» Exercise objective: Set the data down once more, in full and exactly.

» Collected data:
Content starts

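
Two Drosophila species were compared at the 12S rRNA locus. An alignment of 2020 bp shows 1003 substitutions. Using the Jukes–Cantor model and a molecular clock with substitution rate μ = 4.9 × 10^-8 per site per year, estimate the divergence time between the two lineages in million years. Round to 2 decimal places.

8.30

p = 1003/2020 ≈ 0.496535.
d = −(3/4) ln(1 − 4p/3) = −0.75 ln(1 − 0.662047) = −0.75 ln(0.337953)
  = −0.75 × (-1.084848) = 0.813636 substitutions/site.
Under a molecular clock d = 2μt, so t = d/(2μ) = 0.813636 / (2 × 4.9 × 10^-8) = 8.30 million years.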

Content ends

» Result:
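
Two Drosophila species were compared at the 12S rRNA locus. An alignment of 2020 bp shows 1003 substitutions. Using the Jukes–Cantor model and a molecular clock with substitution rate μ = 4.9 × 10^-8 per site per year, estimate the divergence time between the two lineages in million years. Round to 2 decimal places.

8.30

p = 1003/2020 ≈ 0.496535.
d = −(3/4) ln(1 − 4p/3) = −0.75 ln(1 − 0.662047) = −0.75 ln(0.337953)
  = −0.75 × (-1.084848) = 0.813636 substitutions/site.
Under a molecular clock d = 2μt, so t = d/(2μ) = 0.813636 / (2 × 4.9 × 10^-8) = 8.30 million years.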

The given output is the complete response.